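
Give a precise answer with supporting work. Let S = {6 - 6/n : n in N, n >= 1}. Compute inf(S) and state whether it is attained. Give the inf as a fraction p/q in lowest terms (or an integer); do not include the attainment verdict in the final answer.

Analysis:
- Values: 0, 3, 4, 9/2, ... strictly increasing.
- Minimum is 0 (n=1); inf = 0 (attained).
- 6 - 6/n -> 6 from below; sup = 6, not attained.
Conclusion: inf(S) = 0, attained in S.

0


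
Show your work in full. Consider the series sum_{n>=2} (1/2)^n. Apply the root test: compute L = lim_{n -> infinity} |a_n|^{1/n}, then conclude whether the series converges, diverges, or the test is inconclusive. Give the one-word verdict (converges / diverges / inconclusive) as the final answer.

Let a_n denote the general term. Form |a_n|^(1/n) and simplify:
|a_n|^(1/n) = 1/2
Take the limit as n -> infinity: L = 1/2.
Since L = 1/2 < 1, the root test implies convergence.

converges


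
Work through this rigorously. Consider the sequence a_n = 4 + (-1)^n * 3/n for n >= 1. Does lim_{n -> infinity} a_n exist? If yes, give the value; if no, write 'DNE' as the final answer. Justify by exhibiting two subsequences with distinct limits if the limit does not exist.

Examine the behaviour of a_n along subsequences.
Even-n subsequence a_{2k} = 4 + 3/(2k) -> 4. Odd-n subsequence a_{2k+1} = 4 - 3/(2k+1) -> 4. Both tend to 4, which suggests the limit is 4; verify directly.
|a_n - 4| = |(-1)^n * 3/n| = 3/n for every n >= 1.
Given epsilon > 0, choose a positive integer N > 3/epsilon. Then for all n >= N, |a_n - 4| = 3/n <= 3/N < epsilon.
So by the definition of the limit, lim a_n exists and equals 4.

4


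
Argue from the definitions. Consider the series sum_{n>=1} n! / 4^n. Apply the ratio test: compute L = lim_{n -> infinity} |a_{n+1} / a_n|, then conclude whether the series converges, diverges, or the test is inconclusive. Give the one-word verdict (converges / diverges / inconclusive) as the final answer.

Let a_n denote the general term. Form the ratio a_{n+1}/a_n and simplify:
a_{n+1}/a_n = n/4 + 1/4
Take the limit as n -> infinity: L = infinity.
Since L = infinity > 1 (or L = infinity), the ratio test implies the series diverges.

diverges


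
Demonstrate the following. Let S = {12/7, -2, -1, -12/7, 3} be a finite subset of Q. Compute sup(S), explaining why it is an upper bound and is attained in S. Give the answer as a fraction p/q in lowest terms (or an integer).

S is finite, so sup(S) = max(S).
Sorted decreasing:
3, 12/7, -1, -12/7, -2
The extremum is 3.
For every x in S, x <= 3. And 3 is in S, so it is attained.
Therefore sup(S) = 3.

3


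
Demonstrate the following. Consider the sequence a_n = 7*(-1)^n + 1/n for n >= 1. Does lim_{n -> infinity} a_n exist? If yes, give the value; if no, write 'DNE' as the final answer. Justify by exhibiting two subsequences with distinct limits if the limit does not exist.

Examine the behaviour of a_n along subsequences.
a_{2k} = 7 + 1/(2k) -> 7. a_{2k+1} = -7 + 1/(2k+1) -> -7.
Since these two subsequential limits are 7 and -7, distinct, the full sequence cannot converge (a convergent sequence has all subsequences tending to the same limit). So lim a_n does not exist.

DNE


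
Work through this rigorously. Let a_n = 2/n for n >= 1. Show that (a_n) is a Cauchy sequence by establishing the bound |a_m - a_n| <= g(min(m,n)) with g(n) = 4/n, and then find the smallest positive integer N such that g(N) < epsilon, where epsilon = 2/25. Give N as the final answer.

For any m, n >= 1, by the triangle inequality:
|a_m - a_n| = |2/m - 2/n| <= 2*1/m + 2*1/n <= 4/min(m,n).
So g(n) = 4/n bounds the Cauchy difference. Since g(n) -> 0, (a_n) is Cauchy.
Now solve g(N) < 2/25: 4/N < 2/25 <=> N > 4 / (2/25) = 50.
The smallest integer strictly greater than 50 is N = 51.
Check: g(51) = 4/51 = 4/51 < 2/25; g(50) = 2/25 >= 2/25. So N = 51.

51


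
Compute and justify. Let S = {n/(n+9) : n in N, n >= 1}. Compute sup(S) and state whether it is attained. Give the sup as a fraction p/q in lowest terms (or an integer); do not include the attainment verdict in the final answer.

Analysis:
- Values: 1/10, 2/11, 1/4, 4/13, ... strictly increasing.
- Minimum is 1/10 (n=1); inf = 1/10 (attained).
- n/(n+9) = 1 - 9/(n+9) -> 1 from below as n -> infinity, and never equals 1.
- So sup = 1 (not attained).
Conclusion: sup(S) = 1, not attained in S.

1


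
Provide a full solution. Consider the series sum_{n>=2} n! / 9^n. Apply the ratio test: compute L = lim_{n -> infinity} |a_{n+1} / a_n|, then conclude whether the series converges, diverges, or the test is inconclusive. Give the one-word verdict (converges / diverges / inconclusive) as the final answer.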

**EXERCISE DESCRIPTION:** Each entry above should be written again exactly.

**PROBLEM SOLUTION:**
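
Give a precise answer with supporting work. Let S = {6 - 6/n : n in N, n >= 1}. Compute inf(S) and state whether it is attained. Give the inf as a fraction p/q in lowest terms (or an integer); do not include the attainment verdict in the final answer.

Analysis:
- Values: 0, 3, 4, 9/2, ... strictly increasing.
- Minimum is 0 (n=1); inf = 0 (attained).
- 6 - 6/n -> 6 from below; sup = 6, not attained.
Conclusion: inf(S) = 0, attained in S.

0


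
Show your work in full. Consider the series sum_{n>=2} (1/2)^n. Apply the root test: compute L = lim_{n -> infinity} |a_n|^{1/n}, then conclude whether the series converges, diverges, or the test is inconclusive. Give the one-word verdict (converges / diverges / inconclusive) as the final answer.

Let a_n denote the general term. Form |a_n|^(1/n) and simplify:
|a_n|^(1/n) = 1/2
Take the limit as n -> infinity: L = 1/2.
Since L = 1/2 < 1, the root test implies convergence.

converges


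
Work through this rigorously. Consider the sequence a_n = 4 + (-1)^n * 3/n for n >= 1. Does lim_{n -> infinity} a_n exist? If yes, give the value; if no, write 'DNE' as the final answer. Justify by exhibiting two subsequences with distinct limits if the limit does not exist.

Examine the behaviour of a_n along subsequences.
Even-n subsequence a_{2k} = 4 + 3/(2k) -> 4. Odd-n subsequence a_{2k+1} = 4 - 3/(2k+1) -> 4. Both tend to 4, which suggests the limit is 4; verify directly.
|a_n - 4| = |(-1)^n * 3/n| = 3/n for every n >= 1.
Given epsilon > 0, choose a positive integer N > 3/epsilon. Then for all n >= N, |a_n - 4| = 3/n <= 3/N < epsilon.
So by the definition of the limit, lim a_n exists and equals 4.

4


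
Argue from the definitions. Consider the series sum_{n>=1} n! / 4^n. Apply the ratio test: compute L = lim_{n -> infinity} |a_{n+1} / a_n|, then conclude whether the series converges, diverges, or the test is inconclusive. Give the one-word verdict (converges / diverges / inconclusive) as the final answer.

Let a_n denote the general term. Form the ratio a_{n+1}/a_n and simplify:
a_{n+1}/a_n = n/4 + 1/4
Take the limit as n -> infinity: L = infinity.
Since L = infinity > 1 (or L = infinity), the ratio test implies the series diverges.

diverges


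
Demonstrate the following. Let S = {12/7, -2, -1, -12/7, 3} be a finite subset of Q. Compute sup(S), explaining why it is an upper bound and is attained in S. Give the answer as a fraction p/q in lowest terms (or an integer).

S is finite, so sup(S) = max(S).
Sorted decreasing:
3, 12/7, -1, -12/7, -2
The extremum is 3.
For every x in S, x <= 3. And 3 is in S, so it is attained.
Therefore sup(S) = 3.

3


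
Demonstrate the following. Consider the sequence a_n = 7*(-1)^n + 1/n for n >= 1. Does lim_{n -> infinity} a_n exist? If yes, give the value; if no, write 'DNE' as the final answer. Justify by exhibiting two subsequences with distinct limits if the limit does not exist.

Examine the behaviour of a_n along subsequences.
a_{2k} = 7 + 1/(2k) -> 7. a_{2k+1} = -7 + 1/(2k+1) -> -7.
Since these two subsequential limits are 7 and -7, distinct, the full sequence cannot converge (a convergent sequence has all subsequences tending to the same limit). So lim a_n does not exist.

DNE


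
Work through this rigorously. Let a_n = 2/n for n >= 1. Show that (a_n) is a Cauchy sequence by establishing the bound |a_m - a_n| <= g(min(m,n)) with g(n) = 4/n, and then find the smallest positive integer N such that g(N) < epsilon, where epsilon = 2/25. Give N as the final answer.

For any m, n >= 1, by the triangle inequality:
|a_m - a_n| = |2/m - 2/n| <= 2*1/m + 2*1/n <= 4/min(m,n).
So g(n) = 4/n bounds the Cauchy difference. Since g(n) -> 0, (a_n) is Cauchy.
Now solve g(N) < 2/25: 4/N < 2/25 <=> N > 4 / (2/25) = 50.
The smallest integer strictly greater than 50 is N = 51.
Check: g(51) = 4/51 = 4/51 < 2/25; g(50) = 2/25 >= 2/25. So N = 51.

51


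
Compute and justify. Let S = {n/(n+9) : n in N, n >= 1}. Compute sup(S) and state whether it is attained. Give the sup as a fraction p/q in lowest terms (or an integer); do not include the attainment verdict in the final answer.

Analysis:
- Values: 1/10, 2/11, 1/4, 4/13, ... strictly increasing.
- Minimum is 1/10 (n=1); inf = 1/10 (attained).
- n/(n+9) = 1 - 9/(n+9) -> 1 from below as n -> infinity, and never equals 1.
- So sup = 1 (not attained).
Conclusion: sup(S) = 1, not attained in S.

1


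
Provide a full solution. Consider the series sum_{n>=2} n! / 9^n. Apply the ratio test: compute L = lim_{n -> infinity} |a_{n+1} / a_n|, then conclude whether the series converges, diverges, or the test is inconclusive. Give the one-word verdict (converges / diverges / inconclusive) as the final answer.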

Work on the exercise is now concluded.